[Dataset entries]
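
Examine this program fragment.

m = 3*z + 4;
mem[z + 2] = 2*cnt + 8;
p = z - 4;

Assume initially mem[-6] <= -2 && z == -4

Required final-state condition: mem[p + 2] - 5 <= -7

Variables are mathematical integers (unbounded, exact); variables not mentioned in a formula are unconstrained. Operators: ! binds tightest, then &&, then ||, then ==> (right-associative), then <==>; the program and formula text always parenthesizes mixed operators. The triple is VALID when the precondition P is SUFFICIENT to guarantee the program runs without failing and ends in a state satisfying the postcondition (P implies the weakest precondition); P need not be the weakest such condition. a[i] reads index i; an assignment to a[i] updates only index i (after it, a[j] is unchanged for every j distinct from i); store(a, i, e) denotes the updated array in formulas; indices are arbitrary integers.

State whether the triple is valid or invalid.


Working backward. After the program, the postcondition mem[p + 2] - 5 <= -7 must hold; in canonical form it is mem[p + 2] <= -2.
Before p := z - 4: mem[z - 2] <= -2
Before mem[z + 2] := 2*cnt + 8: store(mem, z + 2, 2*cnt + 8)[z - 2] <= -2
Before m := 3*z + 4: store(mem, z + 2, 2*cnt + 8)[z - 2] <= -2
The weakest precondition is store(mem, z + 2, 2*cnt + 8)[z - 2] <= -2.
Check whether mem[-6] <= -2 && z == -4 implies it.
Every state satisfying the precondition satisfies the weakest precondition: the implication holds.
Answer: valid


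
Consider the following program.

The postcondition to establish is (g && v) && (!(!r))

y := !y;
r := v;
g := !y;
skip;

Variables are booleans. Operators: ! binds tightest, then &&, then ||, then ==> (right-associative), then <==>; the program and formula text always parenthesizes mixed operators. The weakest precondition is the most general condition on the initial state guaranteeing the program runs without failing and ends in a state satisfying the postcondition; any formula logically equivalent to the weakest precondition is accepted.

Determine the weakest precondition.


Working backward. After the program, the postcondition (g && v) && (!(!r)) must hold; in canonical form it is g && v && r.
Before skip: g && v && r
Before g := !y: (!y) && v && r
Before r := v: (!y) && v
Before y := !y: y && v
Answer: WP = y && v


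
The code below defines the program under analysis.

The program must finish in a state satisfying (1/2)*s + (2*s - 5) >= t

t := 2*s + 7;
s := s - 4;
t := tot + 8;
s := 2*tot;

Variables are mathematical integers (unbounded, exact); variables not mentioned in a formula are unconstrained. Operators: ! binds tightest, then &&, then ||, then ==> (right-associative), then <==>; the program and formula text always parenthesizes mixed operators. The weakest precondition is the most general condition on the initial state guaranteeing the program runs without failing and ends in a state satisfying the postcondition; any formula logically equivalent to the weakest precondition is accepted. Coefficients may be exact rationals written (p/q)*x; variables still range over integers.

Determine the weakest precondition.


Working backward. After the program, the postcondition (1/2)*s + (2*s - 5) >= t must hold; in canonical form it is (5/2)*s >= t + 5.
Before s := 2*tot: 5*tot >= t + 5
Before t := tot + 8: 4*tot >= 13
Before s := s - 4: 4*tot >= 13
Before t := 2*s + 7: 4*tot >= 13
Answer: WP = 4*tot >= 13


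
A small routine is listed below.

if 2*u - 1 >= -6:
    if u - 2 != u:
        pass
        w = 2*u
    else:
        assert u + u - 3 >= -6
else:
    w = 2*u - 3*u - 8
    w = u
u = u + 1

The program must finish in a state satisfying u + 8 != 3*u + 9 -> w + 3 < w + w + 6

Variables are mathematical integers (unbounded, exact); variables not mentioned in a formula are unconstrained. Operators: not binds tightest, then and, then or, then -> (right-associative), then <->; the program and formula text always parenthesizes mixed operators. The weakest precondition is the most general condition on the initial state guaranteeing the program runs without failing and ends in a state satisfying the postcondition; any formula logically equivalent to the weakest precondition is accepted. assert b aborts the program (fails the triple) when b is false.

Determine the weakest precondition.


Working backward. After the program, the postcondition u + 8 != 3*u + 9 -> w + 3 < w + w + 6 must hold; in canonical form it is 2*u != -1 -> w > -3.
Before u := u + 1: 2*u != -3 -> w > -3
Then branch requires 2*u != -3 -> 2*u > -3; else branch requires 2*u != -3 -> u > -3.
Before the if: (2*u >= -5 -> (2*u != -3 -> 2*u > -3)) and ((not (2*u >= -5)) -> (2*u != -3 -> u > -3))
Answer: WP = (2*u >= -5 -> (2*u != -3 -> 2*u > -3)) and ((not (2*u >= -5)) -> (2*u != -3 -> u > -3))


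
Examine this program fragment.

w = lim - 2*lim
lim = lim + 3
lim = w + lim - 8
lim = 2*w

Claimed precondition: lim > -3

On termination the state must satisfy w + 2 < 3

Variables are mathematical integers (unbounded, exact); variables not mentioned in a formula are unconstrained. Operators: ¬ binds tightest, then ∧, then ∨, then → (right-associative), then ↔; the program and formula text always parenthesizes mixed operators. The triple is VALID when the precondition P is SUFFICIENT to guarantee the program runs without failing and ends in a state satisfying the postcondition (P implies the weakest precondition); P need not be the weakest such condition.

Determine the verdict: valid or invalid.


Working backward. After the program, the postcondition w + 2 < 3 must hold; in canonical form it is w < 1.
Before lim := 2*w: w < 1
Before lim := w + lim - 8: w < 1
Before lim := lim + 3: w < 1
Before w := lim - 2*lim: lim > -1
The weakest precondition is lim > -1.
Check whether lim > -3 implies it.
Countermodel: at the initial state lim = -2, the precondition holds but the weakest precondition fails.
Answer: invalid


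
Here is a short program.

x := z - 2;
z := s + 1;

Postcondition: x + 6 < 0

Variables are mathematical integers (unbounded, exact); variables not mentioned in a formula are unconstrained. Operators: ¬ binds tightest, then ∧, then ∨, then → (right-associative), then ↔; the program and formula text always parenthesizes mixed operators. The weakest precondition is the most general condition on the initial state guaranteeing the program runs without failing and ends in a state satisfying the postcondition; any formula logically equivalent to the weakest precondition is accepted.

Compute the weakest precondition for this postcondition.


Working backward. After the program, the postcondition x + 6 < 0 must hold; in canonical form it is x < -6.
Before z := s + 1: x < -6
Before x := z - 2: z < -4
Answer: WP = z < -4


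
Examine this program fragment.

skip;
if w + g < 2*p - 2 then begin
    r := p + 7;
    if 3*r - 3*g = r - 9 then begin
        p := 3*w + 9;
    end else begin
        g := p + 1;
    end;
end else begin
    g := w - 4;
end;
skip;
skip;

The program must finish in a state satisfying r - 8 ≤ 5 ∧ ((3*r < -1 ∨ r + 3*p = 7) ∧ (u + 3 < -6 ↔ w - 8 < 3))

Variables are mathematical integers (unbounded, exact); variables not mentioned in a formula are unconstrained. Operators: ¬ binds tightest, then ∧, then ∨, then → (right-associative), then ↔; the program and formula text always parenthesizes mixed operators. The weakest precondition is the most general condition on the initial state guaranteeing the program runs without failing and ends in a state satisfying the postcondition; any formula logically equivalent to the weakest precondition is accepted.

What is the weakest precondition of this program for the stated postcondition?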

● What the task asks: An exact repetition of all the entries is required.

● Response area:
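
Examine this program fragment.

m = 3*z + 4;
mem[z + 2] = 2*cnt + 8;
p = z - 4;

Assume initially mem[-6] <= -2 && z == -4

Required final-state condition: mem[p + 2] - 5 <= -7

Variables are mathematical integers (unbounded, exact); variables not mentioned in a formula are unconstrained. Operators: ! binds tightest, then &&, then ||, then ==> (right-associative), then <==>; the program and formula text always parenthesizes mixed operators. The triple is VALID when the precondition P is SUFFICIENT to guarantee the program runs without failing and ends in a state satisfying the postcondition (P implies the weakest precondition); P need not be the weakest such condition. a[i] reads index i; an assignment to a[i] updates only index i (after it, a[j] is unchanged for every j distinct from i); store(a, i, e) denotes the updated array in formulas; indices are arbitrary integers.

State whether the triple is valid or invalid.


Working backward. After the program, the postcondition mem[p + 2] - 5 <= -7 must hold; in canonical form it is mem[p + 2] <= -2.
Before p := z - 4: mem[z - 2] <= -2
Before mem[z + 2] := 2*cnt + 8: store(mem, z + 2, 2*cnt + 8)[z - 2] <= -2
Before m := 3*z + 4: store(mem, z + 2, 2*cnt + 8)[z - 2] <= -2
The weakest precondition is store(mem, z + 2, 2*cnt + 8)[z - 2] <= -2.
Check whether mem[-6] <= -2 && z == -4 implies it.
Every state satisfying the precondition satisfies the weakest precondition: the implication holds.
Answer: valid


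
Consider the following program.

The postcondition to establish is (g && v) && (!(!r))

y := !y;
r := v;
g := !y;
skip;

Variables are booleans. Operators: ! binds tightest, then &&, then ||, then ==> (right-associative), then <==>; the program and formula text always parenthesizes mixed operators. The weakest precondition is the most general condition on the initial state guaranteeing the program runs without failing and ends in a state satisfying the postcondition; any formula logically equivalent to the weakest precondition is accepted.

Determine the weakest precondition.


Working backward. After the program, the postcondition (g && v) && (!(!r)) must hold; in canonical form it is g && v && r.
Before skip: g && v && r
Before g := !y: (!y) && v && r
Before r := v: (!y) && v
Before y := !y: y && v
Answer: WP = y && v


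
The code below defines the program under analysis.

The program must finish in a state satisfying (1/2)*s + (2*s - 5) >= t

t := 2*s + 7;
s := s - 4;
t := tot + 8;
s := 2*tot;

Variables are mathematical integers (unbounded, exact); variables not mentioned in a formula are unconstrained. Operators: ! binds tightest, then &&, then ||, then ==> (right-associative), then <==>; the program and formula text always parenthesizes mixed operators. The weakest precondition is the most general condition on the initial state guaranteeing the program runs without failing and ends in a state satisfying the postcondition; any formula logically equivalent to the weakest precondition is accepted. Coefficients may be exact rationals written (p/q)*x; variables still range over integers.

Determine the weakest precondition.


Working backward. After the program, the postcondition (1/2)*s + (2*s - 5) >= t must hold; in canonical form it is (5/2)*s >= t + 5.
Before s := 2*tot: 5*tot >= t + 5
Before t := tot + 8: 4*tot >= 13
Before s := s - 4: 4*tot >= 13
Before t := 2*s + 7: 4*tot >= 13
Answer: WP = 4*tot >= 13


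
A small routine is listed below.

if 2*u - 1 >= -6:
    if u - 2 != u:
        pass
        w = 2*u
    else:
        assert u + u - 3 >= -6
else:
    w = 2*u - 3*u - 8
    w = u
u = u + 1

The program must finish in a state satisfying u + 8 != 3*u + 9 -> w + 3 < w + w + 6

Variables are mathematical integers (unbounded, exact); variables not mentioned in a formula are unconstrained. Operators: not binds tightest, then and, then or, then -> (right-associative), then <->; the program and formula text always parenthesizes mixed operators. The weakest precondition is the most general condition on the initial state guaranteeing the program runs without failing and ends in a state satisfying the postcondition; any formula logically equivalent to the weakest precondition is accepted. assert b aborts the program (fails the triple) when b is false.

Determine the weakest precondition.


Working backward. After the program, the postcondition u + 8 != 3*u + 9 -> w + 3 < w + w + 6 must hold; in canonical form it is 2*u != -1 -> w > -3.
Before u := u + 1: 2*u != -3 -> w > -3
Then branch requires 2*u != -3 -> 2*u > -3; else branch requires 2*u != -3 -> u > -3.
Before the if: (2*u >= -5 -> (2*u != -3 -> 2*u > -3)) and ((not (2*u >= -5)) -> (2*u != -3 -> u > -3))
Answer: WP = (2*u >= -5 -> (2*u != -3 -> 2*u > -3)) and ((not (2*u >= -5)) -> (2*u != -3 -> u > -3))


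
Examine this program fragment.

w = lim - 2*lim
lim = lim + 3
lim = w + lim - 8
lim = 2*w

Claimed precondition: lim > -3

On termination the state must satisfy w + 2 < 3

Variables are mathematical integers (unbounded, exact); variables not mentioned in a formula are unconstrained. Operators: ¬ binds tightest, then ∧, then ∨, then → (right-associative), then ↔; the program and formula text always parenthesizes mixed operators. The triple is VALID when the precondition P is SUFFICIENT to guarantee the program runs without failing and ends in a state satisfying the postcondition (P implies the weakest precondition); P need not be the weakest such condition.

Determine the verdict: valid or invalid.


Working backward. After the program, the postcondition w + 2 < 3 must hold; in canonical form it is w < 1.
Before lim := 2*w: w < 1
Before lim := w + lim - 8: w < 1
Before lim := lim + 3: w < 1
Before w := lim - 2*lim: lim > -1
The weakest precondition is lim > -1.
Check whether lim > -3 implies it.
Countermodel: at the initial state lim = -2, the precondition holds but the weakest precondition fails.
Answer: invalid


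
Here is a short program.

x := z - 2;
z := s + 1;

Postcondition: x + 6 < 0

Variables are mathematical integers (unbounded, exact); variables not mentioned in a formula are unconstrained. Operators: ¬ binds tightest, then ∧, then ∨, then → (right-associative), then ↔; the program and formula text always parenthesizes mixed operators. The weakest precondition is the most general condition on the initial state guaranteeing the program runs without failing and ends in a state satisfying the postcondition; any formula logically equivalent to the weakest precondition is accepted.

Compute the weakest precondition for this postcondition.


Working backward. After the program, the postcondition x + 6 < 0 must hold; in canonical form it is x < -6.
Before z := s + 1: x < -6
Before x := z - 2: z < -4
Answer: WP = z < -4


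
Examine this program fragment.

skip;
if w + g < 2*p - 2 then begin
    r := p + 7;
    if 3*r - 3*g = r - 9 then begin
        p := 3*w + 9;
    end else begin
        g := p + 1;
    end;
end else begin
    g := w - 4;
end;
skip;
skip;

The program must finish in a state satisfying r - 8 ≤ 5 ∧ ((3*r < -1 ∨ r + 3*p = 7) ∧ (u + 3 < -6 ↔ w - 8 < 3))

Variables are mathematical integers (unbounded, exact); variables not mentioned in a formula are unconstrained. Operators: ¬ binds tightest, then ∧, then ∨, then → (right-associative), then ↔; the program and formula text always parenthesizes mixed operators. The weakest precondition is the most general condition on the initial state guaranteeing the program runs without failing and ends in a state satisfying the postcondition; any formula logically equivalent to the weakest precondition is accepted.

What is the weakest precondition of this program for the stated postcondition?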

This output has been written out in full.